**Brief**
Starting with the line containing "age (x),N_x,fecundity" and going on through the line containing "292 | 1.1 |", return the lines of the data below exactly, and only those.

(Dataset entries)
----

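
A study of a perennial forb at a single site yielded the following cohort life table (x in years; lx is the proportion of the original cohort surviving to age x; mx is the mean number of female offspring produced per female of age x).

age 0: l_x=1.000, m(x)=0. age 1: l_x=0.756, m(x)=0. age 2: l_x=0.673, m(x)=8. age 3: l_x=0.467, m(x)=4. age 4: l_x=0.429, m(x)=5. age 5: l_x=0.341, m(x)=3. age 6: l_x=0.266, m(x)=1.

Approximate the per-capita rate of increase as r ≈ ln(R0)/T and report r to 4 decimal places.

R0 = Σ lx·mx = 0 + 0 + 5.384 + 1.868 + 2.145 + 1.023 + 0.266 = 10.686
Σ x·lx·mx = 31.663; T = 31.663/10.686 = 2.96304…
r ≈ ln(R0)/T = ln(10.686)/2.96304… = 0.799496… → 0.7995

0.7995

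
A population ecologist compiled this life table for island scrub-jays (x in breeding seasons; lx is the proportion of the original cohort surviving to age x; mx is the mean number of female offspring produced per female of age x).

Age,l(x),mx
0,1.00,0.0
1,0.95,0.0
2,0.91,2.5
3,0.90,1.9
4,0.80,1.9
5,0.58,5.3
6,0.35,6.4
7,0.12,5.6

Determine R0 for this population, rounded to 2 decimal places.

11.49

lx·mx by age: 0, 0, 2.275, 1.71, 1.52, 3.074, 2.24, 0.672
R0 = Σ lx·mx = 11.491 → 11.49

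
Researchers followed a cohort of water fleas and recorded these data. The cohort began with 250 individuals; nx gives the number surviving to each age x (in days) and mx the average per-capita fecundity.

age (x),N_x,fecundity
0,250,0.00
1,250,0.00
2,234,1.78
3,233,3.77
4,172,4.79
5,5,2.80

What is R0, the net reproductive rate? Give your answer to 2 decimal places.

lx = nx/n0 = nx/250: 1, 1, 0.936, 0.932, 0.688, 0.02
lx·mx by age: 0, 0, 1.66608, 3.51364, 3.29552, 0.056
R0 = Σ lx·mx = 8.53124 → 8.53

8.53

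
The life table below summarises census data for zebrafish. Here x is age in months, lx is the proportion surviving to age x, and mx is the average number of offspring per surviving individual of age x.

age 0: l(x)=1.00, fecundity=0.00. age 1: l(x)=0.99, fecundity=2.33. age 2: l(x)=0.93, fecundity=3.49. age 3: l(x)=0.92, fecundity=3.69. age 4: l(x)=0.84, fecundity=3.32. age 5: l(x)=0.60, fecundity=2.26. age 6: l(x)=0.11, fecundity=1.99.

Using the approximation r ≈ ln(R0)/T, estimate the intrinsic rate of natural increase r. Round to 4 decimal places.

0.9013

R0 = Σ lx·mx = 0 + 2.3067 + 3.2457 + 3.3948 + 2.7888 + 1.356 + 0.2189 = 13.3109
Σ x·lx·mx = 38.2311; T = 38.2311/13.3109 = 2.87216…
r ≈ ln(R0)/T = ln(13.3109)/2.87216… = 0.901266… → 0.9013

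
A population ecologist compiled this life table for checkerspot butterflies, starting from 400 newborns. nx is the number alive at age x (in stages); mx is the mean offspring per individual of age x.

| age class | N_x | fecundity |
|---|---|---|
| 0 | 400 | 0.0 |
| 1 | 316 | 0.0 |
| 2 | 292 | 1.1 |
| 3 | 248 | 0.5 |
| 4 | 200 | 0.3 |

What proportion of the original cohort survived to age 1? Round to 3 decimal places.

0.790

l_1 = n_1/n_0 = 316/400 = 0.79 → 0.790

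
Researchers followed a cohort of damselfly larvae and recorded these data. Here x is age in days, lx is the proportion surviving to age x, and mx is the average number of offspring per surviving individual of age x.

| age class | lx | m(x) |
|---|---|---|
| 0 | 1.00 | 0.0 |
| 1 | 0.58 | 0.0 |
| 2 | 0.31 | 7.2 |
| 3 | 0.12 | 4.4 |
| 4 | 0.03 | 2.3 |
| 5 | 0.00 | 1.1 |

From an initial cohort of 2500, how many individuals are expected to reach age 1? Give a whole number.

Expected survivors = N0 · l_1 = 2500 × 0.58 = 1450 → 1450

1450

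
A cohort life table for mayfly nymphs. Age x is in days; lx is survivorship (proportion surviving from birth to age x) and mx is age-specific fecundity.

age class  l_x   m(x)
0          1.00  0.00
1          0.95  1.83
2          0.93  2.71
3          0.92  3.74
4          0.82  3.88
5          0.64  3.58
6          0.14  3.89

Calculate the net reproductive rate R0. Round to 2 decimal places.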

----

**Answer section**
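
age (x),N_x,fecundity
0,250,0.00
1,250,0.00
2,234,1.78
3,233,3.77
4,172,4.79
5,5,2.80

What is R0, the net reproductive rate? Give your answer to 2 decimal places.

lx = nx/n0 = nx/250: 1, 1, 0.936, 0.932, 0.688, 0.02
lx·mx by age: 0, 0, 1.66608, 3.51364, 3.29552, 0.056
R0 = Σ lx·mx = 8.53124 → 8.53

8.53

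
The life table below summarises census data for zebrafish. Here x is age in months, lx is the proportion surviving to age x, and mx is the average number of offspring per surviving individual of age x.

age 0: l(x)=1.00, fecundity=0.00. age 1: l(x)=0.99, fecundity=2.33. age 2: l(x)=0.93, fecundity=3.49. age 3: l(x)=0.92, fecundity=3.69. age 4: l(x)=0.84, fecundity=3.32. age 5: l(x)=0.60, fecundity=2.26. age 6: l(x)=0.11, fecundity=1.99.

Using the approximation r ≈ ln(R0)/T, estimate the intrinsic rate of natural increase r. Round to 4 decimal places.

0.9013

R0 = Σ lx·mx = 0 + 2.3067 + 3.2457 + 3.3948 + 2.7888 + 1.356 + 0.2189 = 13.3109
Σ x·lx·mx = 38.2311; T = 38.2311/13.3109 = 2.87216…
r ≈ ln(R0)/T = ln(13.3109)/2.87216… = 0.901266… → 0.9013

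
A population ecologist compiled this life table for checkerspot butterflies, starting from 400 newborns. nx is the number alive at age x (in stages); mx is the mean offspring per individual of age x.

| age class | N_x | fecundity |
|---|---|---|
| 0 | 400 | 0.0 |
| 1 | 316 | 0.0 |
| 2 | 292 | 1.1 |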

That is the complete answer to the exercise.